BEGIN Records for this task

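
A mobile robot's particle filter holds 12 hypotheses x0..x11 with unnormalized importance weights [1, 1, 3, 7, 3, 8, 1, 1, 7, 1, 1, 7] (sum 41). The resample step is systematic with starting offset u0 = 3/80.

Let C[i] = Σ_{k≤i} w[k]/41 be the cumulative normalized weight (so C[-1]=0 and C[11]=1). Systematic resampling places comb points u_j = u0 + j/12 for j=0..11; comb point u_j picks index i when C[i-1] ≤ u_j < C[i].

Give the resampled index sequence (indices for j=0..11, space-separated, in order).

1 2 3 3 5 5 5 8 8 9 11 11

C = [1/41, 2/41, 5/41, 12/41, 15/41, 23/41, 24/41, 25/41, 32/41, 33/41, 34/41, 1]
j=0: u_0=3/80 ∈ [1/41, 2/41) → index 1
j=1: u_1=29/240 ∈ [2/41, 5/41) → index 2
j=2: u_2=49/240 ∈ [5/41, 12/41) → index 3
j=3: u_3=23/80 ∈ [5/41, 12/41) → index 3
j=4: u_4=89/240 ∈ [15/41, 23/41) → index 5
j=5: u_5=109/240 ∈ [15/41, 23/41) → index 5
j=6: u_6=43/80 ∈ [15/41, 23/41) → index 5
j=7: u_7=149/240 ∈ [25/41, 32/41) → index 8
j=8: u_8=169/240 ∈ [25/41, 32/41) → index 8
j=9: u_9=63/80 ∈ [32/41, 33/41) → index 9
j=10: u_10=209/240 ∈ [34/41, 1) → index 11
j=11: u_11=229/240 ∈ [34/41, 1) → index 11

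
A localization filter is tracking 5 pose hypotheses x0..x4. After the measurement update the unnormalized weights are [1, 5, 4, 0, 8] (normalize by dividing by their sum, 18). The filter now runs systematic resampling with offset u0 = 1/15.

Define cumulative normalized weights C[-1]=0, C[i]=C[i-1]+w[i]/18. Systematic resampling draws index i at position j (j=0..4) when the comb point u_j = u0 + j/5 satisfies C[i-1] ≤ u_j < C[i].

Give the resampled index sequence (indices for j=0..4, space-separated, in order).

C = [1/18, 1/3, 5/9, 5/9, 1]
j=0: u_0=1/15 ∈ [1/18, 1/3) → index 1
j=1: u_1=4/15 ∈ [1/18, 1/3) → index 1
j=2: u_2=7/15 ∈ [1/3, 5/9) → index 2
j=3: u_3=2/3 ∈ [5/9, 1) → index 4
j=4: u_4=13/15 ∈ [5/9, 1) → index 4

1 1 2 4 4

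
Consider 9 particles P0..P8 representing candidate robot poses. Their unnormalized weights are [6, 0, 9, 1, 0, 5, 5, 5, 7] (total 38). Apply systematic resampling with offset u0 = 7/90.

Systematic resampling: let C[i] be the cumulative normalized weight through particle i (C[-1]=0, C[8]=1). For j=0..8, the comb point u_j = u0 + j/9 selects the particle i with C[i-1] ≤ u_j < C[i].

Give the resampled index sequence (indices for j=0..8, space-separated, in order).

C = [3/19, 3/19, 15/38, 8/19, 8/19, 21/38, 13/19, 31/38, 1]
j=0: u_0=7/90 ∈ [0, 3/19) → index 0
j=1: u_1=17/90 ∈ [3/19, 15/38) → index 2
j=2: u_2=3/10 ∈ [3/19, 15/38) → index 2
j=3: u_3=37/90 ∈ [15/38, 8/19) → index 3
j=4: u_4=47/90 ∈ [8/19, 21/38) → index 5
j=5: u_5=19/30 ∈ [21/38, 13/19) → index 6
j=6: u_6=67/90 ∈ [13/19, 31/38) → index 7
j=7: u_7=77/90 ∈ [31/38, 1) → index 8
j=8: u_8=29/30 ∈ [31/38, 1) → index 8

0 2 2 3 5 6 7 8 8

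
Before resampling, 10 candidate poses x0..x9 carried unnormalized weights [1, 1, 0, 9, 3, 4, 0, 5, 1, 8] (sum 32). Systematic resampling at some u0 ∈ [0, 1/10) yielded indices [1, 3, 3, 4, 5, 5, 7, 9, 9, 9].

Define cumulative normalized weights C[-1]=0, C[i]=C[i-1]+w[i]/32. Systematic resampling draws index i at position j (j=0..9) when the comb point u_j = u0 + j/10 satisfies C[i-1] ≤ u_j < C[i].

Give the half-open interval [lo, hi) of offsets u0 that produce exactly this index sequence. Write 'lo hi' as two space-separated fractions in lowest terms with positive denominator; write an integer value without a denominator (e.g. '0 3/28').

C = [1/32, 1/16, 1/16, 11/32, 7/16, 9/16, 9/16, 23/32, 3/4, 1]
j=0 picked index 1: u0 ∈ [1/32, 1/16)
j=1 picked index 3: u0 ∈ [-3/80, 39/160)
j=2 picked index 3: u0 ∈ [-11/80, 23/160)
j=3 picked index 4: u0 ∈ [7/160, 11/80)
j=4 picked index 5: u0 ∈ [3/80, 13/80)
j=5 picked index 5: u0 ∈ [-1/16, 1/16)
j=6 picked index 7: u0 ∈ [-3/80, 19/160)
j=7 picked index 9: u0 ∈ [1/20, 3/10)
j=8 picked index 9: u0 ∈ [-1/20, 1/5)
j=9 picked index 9: u0 ∈ [-3/20, 1/10)
intersection: [1/20, 1/16)

1/20 1/16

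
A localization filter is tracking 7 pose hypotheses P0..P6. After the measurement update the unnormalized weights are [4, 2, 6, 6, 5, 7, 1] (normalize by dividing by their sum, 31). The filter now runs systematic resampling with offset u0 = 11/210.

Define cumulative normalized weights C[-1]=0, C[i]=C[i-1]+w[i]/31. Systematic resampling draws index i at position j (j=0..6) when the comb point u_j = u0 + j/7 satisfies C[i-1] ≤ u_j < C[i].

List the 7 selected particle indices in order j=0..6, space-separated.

0 2 2 3 4 5 5

C = [4/31, 6/31, 12/31, 18/31, 23/31, 30/31, 1]
j=0: u_0=11/210 ∈ [0, 4/31) → index 0
j=1: u_1=41/210 ∈ [6/31, 12/31) → index 2
j=2: u_2=71/210 ∈ [6/31, 12/31) → index 2
j=3: u_3=101/210 ∈ [12/31, 18/31) → index 3
j=4: u_4=131/210 ∈ [18/31, 23/31) → index 4
j=5: u_5=23/30 ∈ [23/31, 30/31) → index 5
j=6: u_6=191/210 ∈ [23/31, 30/31) → index 5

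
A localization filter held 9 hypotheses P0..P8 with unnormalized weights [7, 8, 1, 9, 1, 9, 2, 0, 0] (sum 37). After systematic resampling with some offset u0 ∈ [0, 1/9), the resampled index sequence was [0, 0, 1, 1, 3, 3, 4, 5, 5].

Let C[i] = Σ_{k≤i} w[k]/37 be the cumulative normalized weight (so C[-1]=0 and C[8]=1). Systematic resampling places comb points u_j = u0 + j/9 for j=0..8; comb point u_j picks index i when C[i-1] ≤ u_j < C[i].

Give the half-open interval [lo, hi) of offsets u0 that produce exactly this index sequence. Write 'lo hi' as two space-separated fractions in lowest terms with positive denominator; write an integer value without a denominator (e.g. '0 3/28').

1/111 4/111

C = [7/37, 15/37, 16/37, 25/37, 26/37, 35/37, 1, 1, 1]
j=0 picked index 0: u0 ∈ [0, 7/37)
j=1 picked index 0: u0 ∈ [-1/9, 26/333)
j=2 picked index 1: u0 ∈ [-11/333, 61/333)
j=3 picked index 1: u0 ∈ [-16/111, 8/111)
j=4 picked index 3: u0 ∈ [-4/333, 77/333)
j=5 picked index 3: u0 ∈ [-41/333, 40/333)
j=6 picked index 4: u0 ∈ [1/111, 4/111)
j=7 picked index 5: u0 ∈ [-25/333, 56/333)
j=8 picked index 5: u0 ∈ [-62/333, 19/333)
intersection: [1/111, 4/111)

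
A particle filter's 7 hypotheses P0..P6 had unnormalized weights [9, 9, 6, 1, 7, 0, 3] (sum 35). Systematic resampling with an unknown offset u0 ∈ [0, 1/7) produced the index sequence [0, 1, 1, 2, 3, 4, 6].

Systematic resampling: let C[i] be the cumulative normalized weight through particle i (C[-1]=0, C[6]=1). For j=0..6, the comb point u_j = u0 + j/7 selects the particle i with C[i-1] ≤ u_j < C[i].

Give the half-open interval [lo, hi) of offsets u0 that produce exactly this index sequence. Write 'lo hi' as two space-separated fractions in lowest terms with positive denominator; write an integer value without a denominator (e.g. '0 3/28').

4/35 1/7

C = [9/35, 18/35, 24/35, 5/7, 32/35, 32/35, 1]
j=0 picked index 0: u0 ∈ [0, 9/35)
j=1 picked index 1: u0 ∈ [4/35, 13/35)
j=2 picked index 1: u0 ∈ [-1/35, 8/35)
j=3 picked index 2: u0 ∈ [3/35, 9/35)
j=4 picked index 3: u0 ∈ [4/35, 1/7)
j=5 picked index 4: u0 ∈ [0, 1/5)
j=6 picked index 6: u0 ∈ [2/35, 1/7)
intersection: [4/35, 1/7)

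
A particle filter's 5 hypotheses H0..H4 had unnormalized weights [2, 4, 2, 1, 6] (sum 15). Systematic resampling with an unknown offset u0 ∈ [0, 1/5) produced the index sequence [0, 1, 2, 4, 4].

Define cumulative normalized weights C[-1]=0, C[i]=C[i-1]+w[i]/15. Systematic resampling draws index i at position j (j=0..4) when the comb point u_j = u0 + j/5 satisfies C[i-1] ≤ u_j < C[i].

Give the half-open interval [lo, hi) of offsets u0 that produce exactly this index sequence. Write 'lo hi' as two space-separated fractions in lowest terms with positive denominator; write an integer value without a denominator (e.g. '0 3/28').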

END Records for this task

Work required:
The first line of the records begins the span, and the line containing "i (C[-1]=0, C[8]=1)." ends it. Reproduce that span exactly, both ends included.

Result for this exercise:
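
A mobile robot's particle filter holds 12 hypotheses x0..x11 with unnormalized importance weights [1, 1, 3, 7, 3, 8, 1, 1, 7, 1, 1, 7] (sum 41). The resample step is systematic with starting offset u0 = 3/80.

Let C[i] = Σ_{k≤i} w[k]/41 be the cumulative normalized weight (so C[-1]=0 and C[11]=1). Systematic resampling places comb points u_j = u0 + j/12 for j=0..11; comb point u_j picks index i when C[i-1] ≤ u_j < C[i].

Give the resampled index sequence (indices for j=0..11, space-separated, in order).

1 2 3 3 5 5 5 8 8 9 11 11

C = [1/41, 2/41, 5/41, 12/41, 15/41, 23/41, 24/41, 25/41, 32/41, 33/41, 34/41, 1]
j=0: u_0=3/80 ∈ [1/41, 2/41) → index 1
j=1: u_1=29/240 ∈ [2/41, 5/41) → index 2
j=2: u_2=49/240 ∈ [5/41, 12/41) → index 3
j=3: u_3=23/80 ∈ [5/41, 12/41) → index 3
j=4: u_4=89/240 ∈ [15/41, 23/41) → index 5
j=5: u_5=109/240 ∈ [15/41, 23/41) → index 5
j=6: u_6=43/80 ∈ [15/41, 23/41) → index 5
j=7: u_7=149/240 ∈ [25/41, 32/41) → index 8
j=8: u_8=169/240 ∈ [25/41, 32/41) → index 8
j=9: u_9=63/80 ∈ [32/41, 33/41) → index 9
j=10: u_10=209/240 ∈ [34/41, 1) → index 11
j=11: u_11=229/240 ∈ [34/41, 1) → index 11

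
A localization filter is tracking 5 pose hypotheses x0..x4. After the measurement update the unnormalized weights are [1, 5, 4, 0, 8] (normalize by dividing by their sum, 18). The filter now runs systematic resampling with offset u0 = 1/15.

Define cumulative normalized weights C[-1]=0, C[i]=C[i-1]+w[i]/18. Systematic resampling draws index i at position j (j=0..4) when the comb point u_j = u0 + j/5 satisfies C[i-1] ≤ u_j < C[i].

Give the resampled index sequence (indices for j=0..4, space-separated, in order).

C = [1/18, 1/3, 5/9, 5/9, 1]
j=0: u_0=1/15 ∈ [1/18, 1/3) → index 1
j=1: u_1=4/15 ∈ [1/18, 1/3) → index 1
j=2: u_2=7/15 ∈ [1/3, 5/9) → index 2
j=3: u_3=2/3 ∈ [5/9, 1) → index 4
j=4: u_4=13/15 ∈ [5/9, 1) → index 4

1 1 2 4 4

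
Consider 9 particles P0..P8 representing candidate robot poses. Their unnormalized weights are [6, 0, 9, 1, 0, 5, 5, 5, 7] (total 38). Apply systematic resampling with offset u0 = 7/90.

Systematic resampling: let C[i] be the cumulative normalized weight through particle i (C[-1]=0, C[8]=1). For j=0..8, the comb point u_j = u0 + j/9 selects the particle i with C[i-1] ≤ u_j < C[i].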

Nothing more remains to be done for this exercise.